• _GOAL OF THE EXERCISE_: Your answer should be the line containing "- Garth–Tarn: 16" and each line after it through the end of the data below, repeated exactly.

────────────────

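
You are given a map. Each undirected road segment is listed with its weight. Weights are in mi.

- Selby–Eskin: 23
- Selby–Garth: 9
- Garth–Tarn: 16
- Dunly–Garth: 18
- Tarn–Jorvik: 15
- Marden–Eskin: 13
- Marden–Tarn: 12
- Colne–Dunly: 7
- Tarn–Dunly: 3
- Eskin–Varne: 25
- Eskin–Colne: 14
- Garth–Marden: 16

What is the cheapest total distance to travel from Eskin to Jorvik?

39 mi

Running Dijkstra from Eskin:
Eskin: 0
Marden: 13  (via Eskin)
Colne: 14  (via Eskin)
Dunly: 21  (via Colne)
Selby: 23  (via Eskin)
Tarn: 24  (via Dunly)
Varne: 25  (via Eskin)
Garth: 29  (via Marden)
Jorvik: 39  (via Tarn)
Shortest route: Eskin–Colne–Dunly–Tarn–Jorvik = 39 mi.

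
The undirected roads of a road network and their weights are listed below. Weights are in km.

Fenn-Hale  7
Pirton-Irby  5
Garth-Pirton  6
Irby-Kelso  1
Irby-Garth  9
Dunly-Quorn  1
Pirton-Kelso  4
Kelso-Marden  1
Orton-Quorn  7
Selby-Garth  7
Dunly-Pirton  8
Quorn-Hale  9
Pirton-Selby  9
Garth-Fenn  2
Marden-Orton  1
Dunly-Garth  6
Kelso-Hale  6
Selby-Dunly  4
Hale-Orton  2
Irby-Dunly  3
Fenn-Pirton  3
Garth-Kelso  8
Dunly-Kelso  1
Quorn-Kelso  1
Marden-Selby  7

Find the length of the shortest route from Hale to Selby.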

────────────────

• _EXERCISE RESPONSE_:
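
- Garth–Tarn: 16
- Dunly–Garth: 18
- Tarn–Jorvik: 15
- Marden–Eskin: 13
- Marden–Tarn: 12
- Colne–Dunly: 7
- Tarn–Dunly: 3
- Eskin–Varne: 25
- Eskin–Colne: 14
- Garth–Marden: 16

What is the cheapest total distance to travel from Eskin to Jorvik?

39 mi

Running Dijkstra from Eskin:
Eskin: 0
Marden: 13  (via Eskin)
Colne: 14  (via Eskin)
Dunly: 21  (via Colne)
Selby: 23  (via Eskin)
Tarn: 24  (via Dunly)
Varne: 25  (via Eskin)
Garth: 29  (via Marden)
Jorvik: 39  (via Tarn)
Shortest route: Eskin–Colne–Dunly–Tarn–Jorvik = 39 mi.

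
The undirected roads of a road network and their weights are listed below. Weights are in km.

Fenn-Hale  7
Pirton-Irby  5
Garth-Pirton  6
Irby-Kelso  1
Irby-Garth  9
Dunly-Quorn  1
Pirton-Kelso  4
Kelso-Marden  1
Orton-Quorn  7
Selby-Garth  7
Dunly-Pirton  8
Quorn-Hale  9
Pirton-Selby  9
Garth-Fenn  2
Marden-Orton  1
Dunly-Garth  6
Kelso-Hale  6
Selby-Dunly  4
Hale-Orton  2
Irby-Dunly  3
Fenn-Pirton  3
Garth-Kelso  8
Dunly-Kelso  1
Quorn-Kelso  1
Marden-Selby  7

Find the length of the shortest route from Hale to Selby.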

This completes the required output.